--- START ---

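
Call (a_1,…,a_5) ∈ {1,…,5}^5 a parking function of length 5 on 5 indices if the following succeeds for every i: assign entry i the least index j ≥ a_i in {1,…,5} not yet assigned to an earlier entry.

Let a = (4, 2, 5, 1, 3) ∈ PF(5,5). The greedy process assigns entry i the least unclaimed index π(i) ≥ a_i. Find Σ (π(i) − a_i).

0

Σπ = 15 ({1..5} each once); Σa = 4+2+5+1+3 = 15; disp = 15−15 = 0.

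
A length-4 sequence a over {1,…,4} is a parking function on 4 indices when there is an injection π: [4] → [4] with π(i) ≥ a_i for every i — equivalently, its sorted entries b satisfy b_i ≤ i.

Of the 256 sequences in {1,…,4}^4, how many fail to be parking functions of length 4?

|PF| = 1·5^3 = 1 · 125 = 125 [KW]
One tuple (3,3,3,4) → sorted (3,3,3,4): b_1=3>1, not a PF.
Total 256; non-PF = 256−125 = 131

131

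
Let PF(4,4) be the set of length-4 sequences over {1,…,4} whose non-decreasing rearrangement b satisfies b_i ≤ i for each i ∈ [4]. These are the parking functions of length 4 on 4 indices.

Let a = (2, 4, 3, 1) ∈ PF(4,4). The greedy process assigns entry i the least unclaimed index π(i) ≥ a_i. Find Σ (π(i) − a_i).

Σπ = 4·5/2 = 10 (π permutes [4]); Σa = 2+4+3+1 = 10; disp = 10−10 = 0.

0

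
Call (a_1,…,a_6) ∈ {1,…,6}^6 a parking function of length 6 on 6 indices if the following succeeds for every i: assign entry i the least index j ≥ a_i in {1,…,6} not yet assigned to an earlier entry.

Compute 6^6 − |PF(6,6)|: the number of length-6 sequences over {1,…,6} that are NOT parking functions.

Count = 1·7^5 = 1×16807 = 16807
One tuple (5,4,5,5,3,5) → sorted (3,4,5,5,5,5): b_1=3>1, not a PF.
Total 46656; non-PF = 46656−16807 = 29849

29849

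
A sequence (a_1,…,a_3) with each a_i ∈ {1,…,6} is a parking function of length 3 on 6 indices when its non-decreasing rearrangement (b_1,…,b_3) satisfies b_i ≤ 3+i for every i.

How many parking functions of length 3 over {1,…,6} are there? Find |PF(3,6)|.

196

#PF = (6+1−3)·(6+1)^{3−1} = 4·49 = 196 (Pollak)
E.g. (3,5,3) → sorted (3,3,5): b_i ≤ 3+i ∀i, a PF.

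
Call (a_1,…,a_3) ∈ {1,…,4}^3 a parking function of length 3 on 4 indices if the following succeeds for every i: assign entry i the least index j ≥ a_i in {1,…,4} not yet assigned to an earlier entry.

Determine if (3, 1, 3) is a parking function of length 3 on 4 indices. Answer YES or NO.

Rearranged: b = (1, 3, 3).
  b_1=1 ≤ 2
  b_2=3 ≤ 3
  b_3=3 ≤ 4
All bounds hold ⇒ YES

YES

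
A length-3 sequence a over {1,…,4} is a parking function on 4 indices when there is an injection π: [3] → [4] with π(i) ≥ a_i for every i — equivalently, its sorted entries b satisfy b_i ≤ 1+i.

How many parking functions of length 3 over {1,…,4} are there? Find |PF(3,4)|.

50

|PF| = (4−3+1)·(4+1)^(3−1) = 2 · 25 = 50 [KW]
Example (2,1,1) → sorted (1,1,2): b_i ≤ 1+i ∀i, a PF.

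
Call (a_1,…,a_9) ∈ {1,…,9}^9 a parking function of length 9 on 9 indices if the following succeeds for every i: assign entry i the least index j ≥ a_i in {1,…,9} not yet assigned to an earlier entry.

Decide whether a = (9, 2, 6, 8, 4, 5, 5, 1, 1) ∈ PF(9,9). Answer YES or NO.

YES

Order a: b = (1, 1, 2, 4, 5, 5, 6, 8, 9).
  b_1=1 ≤ 1
  b_2=1 ≤ 2
  b_3=2 ≤ 3
  b_4=4 ≤ 4
  b_5=5 ≤ 5
  b_6=5 ≤ 6
  b_7=6 ≤ 7
  b_8=8 ≤ 8
  b_9=9 ≤ 9
All bounds hold ⇒ YES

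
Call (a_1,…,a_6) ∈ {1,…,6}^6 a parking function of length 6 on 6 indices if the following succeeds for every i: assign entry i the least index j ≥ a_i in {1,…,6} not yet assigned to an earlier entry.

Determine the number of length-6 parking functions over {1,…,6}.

Count = (6+1−6)·(6+1)^{6−1} = 1·16807 = 16807 (Konheim–Weiss)
One tuple (1,3,6,5,2,4) → sorted (1,2,3,4,5,6): b_i ≤ i ∀i, a PF.

16807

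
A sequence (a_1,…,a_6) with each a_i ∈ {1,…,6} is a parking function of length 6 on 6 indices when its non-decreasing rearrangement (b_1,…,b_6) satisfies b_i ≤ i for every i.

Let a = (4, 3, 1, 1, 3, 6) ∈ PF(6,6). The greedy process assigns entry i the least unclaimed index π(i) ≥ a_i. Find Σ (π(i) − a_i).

3

Σπ = 6·7/2 = 21 (π permutes [6]); Σa = 4+3+1+1+3+6 = 18; disp = 21−18 = 3.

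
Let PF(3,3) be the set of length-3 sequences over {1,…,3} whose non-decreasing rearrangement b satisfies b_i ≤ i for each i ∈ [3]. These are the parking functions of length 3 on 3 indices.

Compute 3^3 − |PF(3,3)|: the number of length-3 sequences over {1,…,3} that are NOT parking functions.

|PF(3,3)| = 1·4^2 = 1×16 = 16 [KW]
Check (3,3,3) → sorted (3,3,3): b_1=3>1, not a PF.
So 27 − 16 = 11 fail.

11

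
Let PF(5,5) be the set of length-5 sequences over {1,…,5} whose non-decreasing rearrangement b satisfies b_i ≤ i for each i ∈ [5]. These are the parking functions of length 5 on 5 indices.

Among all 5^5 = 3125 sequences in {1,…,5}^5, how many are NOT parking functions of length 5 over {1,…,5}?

|PF| = (6−5)·6^(5−1) = 1×1296 = 1296 (Konheim–Weiss)
Check (4,4,4,5,4) → sorted (4,4,4,4,5): b_1=4>1, not a PF.
5^5 − 1296 = 3125 − 1296 = 1829

1829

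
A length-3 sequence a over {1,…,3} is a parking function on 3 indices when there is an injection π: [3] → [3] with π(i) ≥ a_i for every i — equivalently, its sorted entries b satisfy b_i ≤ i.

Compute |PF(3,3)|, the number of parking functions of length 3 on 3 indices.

16

|PF| = (4−3)·4^(3−1) = 1·16 = 16 (Pollak)
One tuple (2,1,3) → sorted (1,2,3): b_i ≤ i ∀i, a PF.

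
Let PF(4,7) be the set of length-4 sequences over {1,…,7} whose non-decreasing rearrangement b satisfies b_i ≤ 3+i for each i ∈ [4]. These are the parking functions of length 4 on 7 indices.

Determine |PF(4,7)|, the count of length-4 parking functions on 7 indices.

|PF(4,7)| = 4·8^3 = 4×512 = 2048 (Pollak)
Example (3,7,5,5) → sorted (3,5,5,7): b_i ≤ 3+i ∀i, a PF.

2048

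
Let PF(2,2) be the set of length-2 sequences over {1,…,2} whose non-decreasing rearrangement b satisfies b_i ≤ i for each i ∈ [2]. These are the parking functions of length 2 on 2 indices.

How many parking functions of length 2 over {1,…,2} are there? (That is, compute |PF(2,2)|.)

Count = (2+1−2)·(2+1)^{2−1} = 1·3 = 3 [KW]
Check (1,1) → sorted (1,1): b_i ≤ i ∀i, a PF.

3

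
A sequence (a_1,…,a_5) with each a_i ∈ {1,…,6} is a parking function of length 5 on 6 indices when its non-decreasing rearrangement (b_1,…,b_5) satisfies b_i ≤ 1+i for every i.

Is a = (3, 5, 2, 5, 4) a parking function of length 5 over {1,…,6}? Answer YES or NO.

Rearranged: b = (2, 3, 4, 5, 5).
  b_1=2 ≤ 2
  b_2=3 ≤ 3
  b_3=4 ≤ 4
  b_4=5 ≤ 5
  b_5=5 ≤ 6
All bounds hold ⇒ YES

YES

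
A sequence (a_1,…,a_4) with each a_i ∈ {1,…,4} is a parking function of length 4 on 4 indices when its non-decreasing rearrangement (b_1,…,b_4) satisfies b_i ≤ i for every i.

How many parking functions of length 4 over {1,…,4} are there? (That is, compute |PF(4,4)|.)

125

#PF = (5−4)·5^(4−1) = 1 · 125 = 125 (Pollak)
Example (1,3,1,4) → sorted (1,1,3,4): b_i ≤ i ∀i, a PF.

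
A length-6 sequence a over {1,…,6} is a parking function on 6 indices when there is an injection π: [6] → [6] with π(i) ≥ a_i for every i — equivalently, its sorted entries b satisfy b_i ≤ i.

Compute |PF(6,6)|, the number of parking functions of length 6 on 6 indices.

|PF(6,6)| = (6−6+1)·(6+1)^(6−1) = 1 · 16807 = 16807 (Konheim–Weiss)
Example (1,3,5,2,3,3) → sorted (1,2,3,3,3,5): b_i ≤ i ∀i, a PF.

16807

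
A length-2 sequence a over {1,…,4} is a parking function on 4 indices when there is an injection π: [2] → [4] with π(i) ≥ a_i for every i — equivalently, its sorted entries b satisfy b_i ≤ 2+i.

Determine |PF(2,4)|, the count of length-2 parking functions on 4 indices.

15

#PF = (5−2)·5^(2−1) = 3×5 = 15
Example (3,2) → sorted (2,3): b_i ≤ 2+i ∀i, a PF.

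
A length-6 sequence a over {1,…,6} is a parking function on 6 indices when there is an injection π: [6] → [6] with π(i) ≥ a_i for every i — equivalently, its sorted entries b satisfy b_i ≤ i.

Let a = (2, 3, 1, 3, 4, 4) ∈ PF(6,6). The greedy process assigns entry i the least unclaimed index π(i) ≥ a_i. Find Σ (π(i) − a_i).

4

Σπ = 21 ({1..6} each once); Σa = 2+3+1+3+4+4 = 17; disp = 21−17 = 4.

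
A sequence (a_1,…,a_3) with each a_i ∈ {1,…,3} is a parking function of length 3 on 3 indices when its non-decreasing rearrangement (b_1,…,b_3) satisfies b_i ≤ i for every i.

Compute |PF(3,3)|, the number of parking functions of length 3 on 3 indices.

16

#PF = (4−3)·4^(3−1) = 1 · 16 = 16 (Konheim–Weiss)
Check (1,2,3) → sorted (1,2,3): b_i ≤ i ∀i, a PF.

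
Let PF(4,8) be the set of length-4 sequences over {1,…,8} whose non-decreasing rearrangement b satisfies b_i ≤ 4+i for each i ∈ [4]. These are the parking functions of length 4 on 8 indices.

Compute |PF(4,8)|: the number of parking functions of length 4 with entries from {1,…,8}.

|PF(4,8)| = 5·9^3 = 5 · 729 = 3645 (Pollak)
E.g. (2,5,8,7) → sorted (2,5,7,8): b_i ≤ 4+i ∀i, a PF.

3645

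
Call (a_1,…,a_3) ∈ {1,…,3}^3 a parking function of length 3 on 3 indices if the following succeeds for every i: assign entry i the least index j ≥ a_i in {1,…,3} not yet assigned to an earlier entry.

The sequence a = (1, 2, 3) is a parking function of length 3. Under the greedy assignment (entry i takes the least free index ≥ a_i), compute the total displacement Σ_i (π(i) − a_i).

0

Σπ(i) = 1+…+3 = 6; Σa = 1+2+3 = 6; disp = 6−6 = 0.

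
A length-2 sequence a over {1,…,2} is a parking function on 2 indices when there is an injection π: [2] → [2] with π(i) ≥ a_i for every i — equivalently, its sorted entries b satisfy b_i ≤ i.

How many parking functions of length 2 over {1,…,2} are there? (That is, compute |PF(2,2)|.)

Count = (3−2)·3^(2−1) = 1·3 = 3
One tuple (1,1) → sorted (1,1): b_i ≤ i ∀i, a PF.

3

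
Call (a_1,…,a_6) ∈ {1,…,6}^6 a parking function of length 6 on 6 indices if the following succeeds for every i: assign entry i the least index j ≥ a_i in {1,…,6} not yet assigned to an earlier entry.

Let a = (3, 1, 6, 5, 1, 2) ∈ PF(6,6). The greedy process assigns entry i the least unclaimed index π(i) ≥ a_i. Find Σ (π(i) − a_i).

3

Σπ = 21 ({1..6} each once); Σa = 3+1+6+5+1+2 = 18; disp = 21−18 = 3.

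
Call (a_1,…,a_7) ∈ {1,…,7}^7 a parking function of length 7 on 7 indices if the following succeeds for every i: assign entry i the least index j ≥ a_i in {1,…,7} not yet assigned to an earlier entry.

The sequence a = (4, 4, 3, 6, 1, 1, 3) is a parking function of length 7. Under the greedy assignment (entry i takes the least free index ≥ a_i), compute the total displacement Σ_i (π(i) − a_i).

6

Σπ(i) = 1+…+7 = 28; Σa = 4+4+3+6+1+1+3 = 22; disp = 28−22 = 6.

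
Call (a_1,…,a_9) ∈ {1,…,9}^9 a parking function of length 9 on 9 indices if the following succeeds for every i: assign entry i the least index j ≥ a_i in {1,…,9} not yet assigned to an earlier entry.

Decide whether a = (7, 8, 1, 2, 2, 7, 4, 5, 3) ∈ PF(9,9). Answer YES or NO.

Order a: b = (1, 2, 2, 3, 4, 5, 7, 7, 8).
  b_1=1 ≤ 1
  b_2=2 ≤ 2
  b_3=2 ≤ 3
  b_4=3 ≤ 4
  b_5=4 ≤ 5
  b_6=5 ≤ 6
  b_7=7 ≤ 7
  b_8=7 ≤ 8
  b_9=8 ≤ 9
All bounds hold ⇒ YES

YES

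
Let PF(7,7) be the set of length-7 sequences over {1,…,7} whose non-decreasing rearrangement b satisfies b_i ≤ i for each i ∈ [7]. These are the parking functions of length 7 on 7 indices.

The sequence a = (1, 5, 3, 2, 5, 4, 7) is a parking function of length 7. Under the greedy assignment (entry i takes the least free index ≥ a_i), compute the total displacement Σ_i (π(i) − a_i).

Σπ = 28 ({1..7} each once); Σa = 1+5+3+2+5+4+7 = 27; disp = 28−27 = 1.

1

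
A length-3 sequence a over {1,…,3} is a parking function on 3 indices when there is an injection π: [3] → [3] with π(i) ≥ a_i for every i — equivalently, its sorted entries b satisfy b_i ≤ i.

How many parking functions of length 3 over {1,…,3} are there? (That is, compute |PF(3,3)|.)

16

#PF = (3−3+1)·(3+1)^(3−1) = 1·16 = 16 (Pollak)
One tuple (2,1,3) → sorted (1,2,3): b_i ≤ i ∀i, a PF.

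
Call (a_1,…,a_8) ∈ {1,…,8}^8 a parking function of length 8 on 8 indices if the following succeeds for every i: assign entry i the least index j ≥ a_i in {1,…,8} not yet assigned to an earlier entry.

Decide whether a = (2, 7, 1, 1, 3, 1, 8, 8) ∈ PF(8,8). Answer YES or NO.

NO

Order a: b = (1, 1, 1, 2, 3, 7, 8, 8).
  b_1=1 ≤ 1
  b_2=1 ≤ 2
  b_3=1 ≤ 3
  b_4=2 ≤ 4
  b_5=3 ≤ 5
  b_6=7 > 6
  fails at i=6 ⇒ NO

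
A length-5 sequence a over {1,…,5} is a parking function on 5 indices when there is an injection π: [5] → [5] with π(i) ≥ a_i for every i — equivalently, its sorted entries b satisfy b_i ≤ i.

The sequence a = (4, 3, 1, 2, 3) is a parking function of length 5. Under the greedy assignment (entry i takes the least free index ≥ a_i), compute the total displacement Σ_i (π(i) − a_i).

2

Σπ(i) = 1+…+5 = 15; Σa = 4+3+1+2+3 = 13; disp = 15−13 = 2.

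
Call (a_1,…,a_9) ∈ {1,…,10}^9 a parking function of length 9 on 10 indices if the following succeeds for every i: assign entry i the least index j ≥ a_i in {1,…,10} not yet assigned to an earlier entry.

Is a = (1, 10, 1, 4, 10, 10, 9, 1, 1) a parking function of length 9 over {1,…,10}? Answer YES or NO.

NO

Order a: b = (1, 1, 1, 1, 4, 9, 10, 10, 10).
  b_1=1 ≤ 2
  b_2=1 ≤ 3
  b_3=1 ≤ 4
  b_4=1 ≤ 5
  b_5=4 ≤ 6
  b_6=9 > 7
  fails at i=6 ⇒ NO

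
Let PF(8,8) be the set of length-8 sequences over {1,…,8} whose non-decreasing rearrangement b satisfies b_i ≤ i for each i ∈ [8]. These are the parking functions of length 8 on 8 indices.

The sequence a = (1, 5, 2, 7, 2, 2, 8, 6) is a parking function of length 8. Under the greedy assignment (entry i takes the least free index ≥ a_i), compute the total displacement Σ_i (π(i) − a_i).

3

Σπ(i) = 1+…+8 = 36; Σa = 1+5+2+7+2+2+8+6 = 33; disp = 36−33 = 3.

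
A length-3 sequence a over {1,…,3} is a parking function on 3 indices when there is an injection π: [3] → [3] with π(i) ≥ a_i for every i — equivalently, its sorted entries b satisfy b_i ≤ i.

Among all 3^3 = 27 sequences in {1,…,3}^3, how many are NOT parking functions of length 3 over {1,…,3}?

11

#PF = (4−3)·4^(3−1) = 1 · 16 = 16 (Konheim–Weiss)
E.g. (3,3,2) → sorted (2,3,3): b_1=2>1, not a PF.
So 27 − 16 = 11 fail.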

--- END ---

- What you will do
Lines from the one containing "1) a parking" through the end of the entries above must be copied exactly; include both ends and no other lines.

- Written answer
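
Is a = (1, 10, 1, 4, 10, 10, 9, 1, 1) a parking function of length 9 over {1,…,10}? Answer YES or NO.

NO

Order a: b = (1, 1, 1, 1, 4, 9, 10, 10, 10).
  b_1=1 ≤ 2
  b_2=1 ≤ 3
  b_3=1 ≤ 4
  b_4=1 ≤ 5
  b_5=4 ≤ 6
  b_6=9 > 7
  fails at i=6 ⇒ NO

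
Let PF(8,8) be the set of length-8 sequences over {1,…,8} whose non-decreasing rearrangement b satisfies b_i ≤ i for each i ∈ [8]. These are the parking functions of length 8 on 8 indices.

The sequence a = (1, 5, 2, 7, 2, 2, 8, 6) is a parking function of length 8. Under the greedy assignment (entry i takes the least free index ≥ a_i), compute the total displacement Σ_i (π(i) − a_i).

3

Σπ(i) = 1+…+8 = 36; Σa = 1+5+2+7+2+2+8+6 = 33; disp = 36−33 = 3.

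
A length-3 sequence a over {1,…,3} is a parking function on 3 indices when there is an injection π: [3] → [3] with π(i) ≥ a_i for every i — equivalently, its sorted entries b satisfy b_i ≤ i.

Among all 3^3 = 27 sequences in {1,…,3}^3, how many are NOT parking functions of length 3 over {1,…,3}?

11

#PF = (4−3)·4^(3−1) = 1 · 16 = 16 (Konheim–Weiss)
E.g. (3,3,2) → sorted (2,3,3): b_1=2>1, not a PF.
So 27 − 16 = 11 fail.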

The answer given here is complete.